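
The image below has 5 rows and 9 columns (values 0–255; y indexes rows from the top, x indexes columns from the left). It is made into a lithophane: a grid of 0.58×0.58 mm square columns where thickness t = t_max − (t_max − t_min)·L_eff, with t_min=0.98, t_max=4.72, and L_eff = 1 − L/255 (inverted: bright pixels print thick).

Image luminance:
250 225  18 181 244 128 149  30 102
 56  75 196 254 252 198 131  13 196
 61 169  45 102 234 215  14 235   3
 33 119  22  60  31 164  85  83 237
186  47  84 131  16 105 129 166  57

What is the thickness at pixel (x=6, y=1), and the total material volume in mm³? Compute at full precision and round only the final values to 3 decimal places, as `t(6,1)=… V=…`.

t(6,1)=2.901 V=42.124

span = t_max - t_min = 4.72 - 0.98 = 3.740
L(6,1) = 131, L_eff = 1 - 131/255 = 0.486275 (inverted)
t(6,1) = 4.72 - 3.740·0.486275 = 2.901
Σt over all 5·9 pixels = 46958/375 ≈ 125.2213333
V = pitch²·Σt = 0.58²·46958/375 = 42.124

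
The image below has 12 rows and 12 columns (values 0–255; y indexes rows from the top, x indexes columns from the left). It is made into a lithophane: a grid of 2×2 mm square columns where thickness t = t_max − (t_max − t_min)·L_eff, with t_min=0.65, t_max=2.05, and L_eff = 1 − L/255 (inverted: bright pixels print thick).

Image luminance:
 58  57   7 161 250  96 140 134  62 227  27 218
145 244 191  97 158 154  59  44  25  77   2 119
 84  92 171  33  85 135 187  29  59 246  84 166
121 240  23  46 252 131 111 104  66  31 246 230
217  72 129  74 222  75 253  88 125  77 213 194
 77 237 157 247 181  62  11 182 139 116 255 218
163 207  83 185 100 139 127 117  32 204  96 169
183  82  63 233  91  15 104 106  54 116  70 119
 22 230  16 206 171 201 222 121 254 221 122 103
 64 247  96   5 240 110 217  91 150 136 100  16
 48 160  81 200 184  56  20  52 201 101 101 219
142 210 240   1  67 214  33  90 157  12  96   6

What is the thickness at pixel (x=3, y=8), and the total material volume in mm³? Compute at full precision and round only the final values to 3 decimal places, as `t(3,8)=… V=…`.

span = t_max - t_min = 2.05 - 0.65 = 1.400
L(3,8) = 206, L_eff = 1 - 206/255 = 0.192157 (inverted)
t(3,8) = 2.05 - 1.400·0.192157 = 1.781
Σt over all 12·12 pixels = 3295/17 ≈ 193.8235294
V = pitch²·Σt = 2²·3295/17 = 775.294

t(3,8)=1.781 V=775.294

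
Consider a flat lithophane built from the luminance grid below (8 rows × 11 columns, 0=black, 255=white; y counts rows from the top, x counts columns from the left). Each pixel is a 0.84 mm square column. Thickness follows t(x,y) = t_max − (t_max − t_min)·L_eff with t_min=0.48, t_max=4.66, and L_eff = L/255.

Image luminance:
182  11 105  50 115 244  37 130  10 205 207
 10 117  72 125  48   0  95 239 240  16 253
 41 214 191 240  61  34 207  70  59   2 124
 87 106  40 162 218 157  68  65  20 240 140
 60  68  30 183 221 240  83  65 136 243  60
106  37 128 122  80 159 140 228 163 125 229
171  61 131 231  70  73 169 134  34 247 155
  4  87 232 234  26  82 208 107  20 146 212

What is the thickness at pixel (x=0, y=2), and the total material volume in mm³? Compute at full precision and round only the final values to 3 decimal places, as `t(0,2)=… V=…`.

span = t_max - t_min = 4.66 - 0.48 = 4.180
L(0,2) = 41, L_eff = 41/255 = 0.160784
t(0,2) = 4.66 - 4.180·0.160784 = 3.988
Σt over all 8·11 pixels = 990649/4250 ≈ 233.0938824
V = pitch²·Σt = 0.84²·990649/4250 = 164.471

t(0,2)=3.988 V=164.471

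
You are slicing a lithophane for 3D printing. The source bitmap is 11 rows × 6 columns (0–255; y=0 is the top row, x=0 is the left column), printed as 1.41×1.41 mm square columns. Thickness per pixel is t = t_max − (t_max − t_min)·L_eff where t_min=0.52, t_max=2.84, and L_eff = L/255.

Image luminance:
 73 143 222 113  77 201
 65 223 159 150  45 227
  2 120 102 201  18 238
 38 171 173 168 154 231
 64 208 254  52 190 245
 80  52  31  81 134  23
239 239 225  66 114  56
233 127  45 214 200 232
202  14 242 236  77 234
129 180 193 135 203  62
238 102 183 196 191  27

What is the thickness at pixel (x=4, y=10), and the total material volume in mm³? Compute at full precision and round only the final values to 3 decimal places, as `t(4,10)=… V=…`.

span = t_max - t_min = 2.84 - 0.52 = 2.320
L(4,10) = 191, L_eff = 191/255 = 0.749020
t(4,10) = 2.84 - 2.320·0.749020 = 1.102
Σt over all 11·6 pixels = 640334/6375 ≈ 100.4445490
V = pitch²·Σt = 1.41²·640334/6375 = 199.694

t(4,10)=1.102 V=199.694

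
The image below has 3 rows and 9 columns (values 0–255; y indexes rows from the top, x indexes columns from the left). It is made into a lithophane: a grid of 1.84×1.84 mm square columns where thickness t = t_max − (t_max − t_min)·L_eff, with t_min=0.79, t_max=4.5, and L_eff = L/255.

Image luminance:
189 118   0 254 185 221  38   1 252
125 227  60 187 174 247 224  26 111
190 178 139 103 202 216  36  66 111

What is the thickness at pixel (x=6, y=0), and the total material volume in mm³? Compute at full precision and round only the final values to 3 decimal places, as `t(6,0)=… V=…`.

span = t_max - t_min = 4.5 - 0.79 = 3.710
L(6,0) = 38, L_eff = 38/255 = 0.149020
t(6,0) = 4.5 - 3.710·0.149020 = 3.947
Σt over all 3·9 pixels = 165877/2550 ≈ 65.0498039
V = pitch²·Σt = 1.84²·165877/2550 = 220.233

t(6,0)=3.947 V=220.233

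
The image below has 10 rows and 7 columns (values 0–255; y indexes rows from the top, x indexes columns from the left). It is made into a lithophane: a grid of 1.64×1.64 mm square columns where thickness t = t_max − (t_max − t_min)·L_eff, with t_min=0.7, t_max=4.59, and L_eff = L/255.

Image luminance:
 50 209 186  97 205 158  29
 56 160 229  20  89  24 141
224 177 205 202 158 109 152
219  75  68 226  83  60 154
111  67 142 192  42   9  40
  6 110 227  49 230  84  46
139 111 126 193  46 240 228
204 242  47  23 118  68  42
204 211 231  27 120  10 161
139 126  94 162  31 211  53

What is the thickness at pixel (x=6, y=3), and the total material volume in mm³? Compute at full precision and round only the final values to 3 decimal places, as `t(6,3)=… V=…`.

span = t_max - t_min = 4.59 - 0.7 = 3.890
L(6,3) = 154, L_eff = 154/255 = 0.603922
t(6,3) = 4.59 - 3.890·0.603922 = 2.241
Σt over all 10·7 pixels = 1599449/8500 ≈ 188.1704706
V = pitch²·Σt = 1.64²·1599449/8500 = 506.103

t(6,3)=2.241 V=506.103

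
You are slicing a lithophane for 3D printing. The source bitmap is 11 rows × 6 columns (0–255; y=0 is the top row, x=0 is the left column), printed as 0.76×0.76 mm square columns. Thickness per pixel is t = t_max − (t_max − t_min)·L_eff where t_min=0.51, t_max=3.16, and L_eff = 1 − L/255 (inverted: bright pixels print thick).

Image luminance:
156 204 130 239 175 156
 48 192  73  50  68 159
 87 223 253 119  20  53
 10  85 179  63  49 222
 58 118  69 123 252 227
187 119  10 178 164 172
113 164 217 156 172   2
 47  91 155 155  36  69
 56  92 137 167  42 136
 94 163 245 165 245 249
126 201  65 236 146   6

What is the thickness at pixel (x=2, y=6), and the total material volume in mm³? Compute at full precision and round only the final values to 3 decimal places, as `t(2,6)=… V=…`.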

|---|

**PROBLEM:** Please copy out each line of the material that holds the string "grid".

**EXERCISE RESPONSE:**
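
The image below has 5 rows and 9 columns (values 0–255; y indexes rows from the top, x indexes columns from the left). It is made into a lithophane: a grid of 0.58×0.58 mm square columns where thickness t = t_max − (t_max − t_min)·L_eff, with t_min=0.98, t_max=4.72, and L_eff = 1 − L/255 (inverted: bright pixels print thick).
The image below has 12 rows and 12 columns (values 0–255; y indexes rows from the top, x indexes columns from the left). It is made into a lithophane: a grid of 2×2 mm square columns where thickness t = t_max − (t_max − t_min)·L_eff, with t_min=0.65, t_max=2.05, and L_eff = 1 − L/255 (inverted: bright pixels print thick).
Consider a flat lithophane built from the luminance grid below (8 rows × 11 columns, 0=black, 255=white; y counts rows from the top, x counts columns from the left). Each pixel is a 0.84 mm square column. Thickness follows t(x,y) = t_max − (t_max − t_min)·L_eff with t_min=0.48, t_max=4.66, and L_eff = L/255.
The image below has 3 rows and 9 columns (values 0–255; y indexes rows from the top, x indexes columns from the left). It is made into a lithophane: a grid of 1.84×1.84 mm square columns where thickness t = t_max − (t_max − t_min)·L_eff, with t_min=0.79, t_max=4.5, and L_eff = L/255.
The image below has 10 rows and 7 columns (values 0–255; y indexes rows from the top, x indexes columns from the left). It is made into a lithophane: a grid of 1.64×1.64 mm square columns where thickness t = t_max − (t_max − t_min)·L_eff, with t_min=0.7, t_max=4.59, and L_eff = L/255.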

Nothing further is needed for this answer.